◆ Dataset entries

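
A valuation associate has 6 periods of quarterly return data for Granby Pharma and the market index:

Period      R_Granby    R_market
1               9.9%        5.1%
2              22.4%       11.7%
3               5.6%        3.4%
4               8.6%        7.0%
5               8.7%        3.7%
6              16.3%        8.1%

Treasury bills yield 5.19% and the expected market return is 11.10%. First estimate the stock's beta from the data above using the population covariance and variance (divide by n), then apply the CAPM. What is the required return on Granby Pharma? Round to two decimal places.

Mean R_i = (9.9 + 22.4 + 5.6 + 8.6 + 8.7 + 16.3) / 6 = 11.9167%
Mean R_m = (5.1 + 11.7 + 3.4 + 7.0 + 3.7 + 8.1) / 6 = 6.5000%
Σ(R_i − R̄_i)(R_m − R̄_m) = 91.2800  ⇒  Cov = 91.2800 / 6 = 15.2133
Σ(R_m − R̄_m)² = 49.2600  ⇒  Var(R_m) = 49.2600 / 6 = 8.2100
β = Cov / Var(R_m) = 15.2133 / 8.2100 = 1.8530
MRP = 11.10% − 5.19% = 5.91%
E(R) = R_f + β × MRP = 5.19% + 1.8530 × 5.91% = 16.14%

16.14%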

◆ Work instruction
Copy each of the records above so that nothing differs from the original.

◆ Task answer
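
A valuation associate has 6 periods of quarterly return data for Granby Pharma and the market index:

Period      R_Granby    R_market
1               9.9%        5.1%
2              22.4%       11.7%
3               5.6%        3.4%
4               8.6%        7.0%
5               8.7%        3.7%
6              16.3%        8.1%

Treasury bills yield 5.19% and the expected market return is 11.10%. First estimate the stock's beta from the data above using the population covariance and variance (divide by n), then apply the CAPM. What is the required return on Granby Pharma? Round to two decimal places.

Mean R_i = (9.9 + 22.4 + 5.6 + 8.6 + 8.7 + 16.3) / 6 = 11.9167%
Mean R_m = (5.1 + 11.7 + 3.4 + 7.0 + 3.7 + 8.1) / 6 = 6.5000%
Σ(R_i − R̄_i)(R_m − R̄_m) = 91.2800  ⇒  Cov = 91.2800 / 6 = 15.2133
Σ(R_m − R̄_m)² = 49.2600  ⇒  Var(R_m) = 49.2600 / 6 = 8.2100
β = Cov / Var(R_m) = 15.2133 / 8.2100 = 1.8530
MRP = 11.10% − 5.19% = 5.91%
E(R) = R_f + β × MRP = 5.19% + 1.8530 × 5.91% = 16.14%

16.14%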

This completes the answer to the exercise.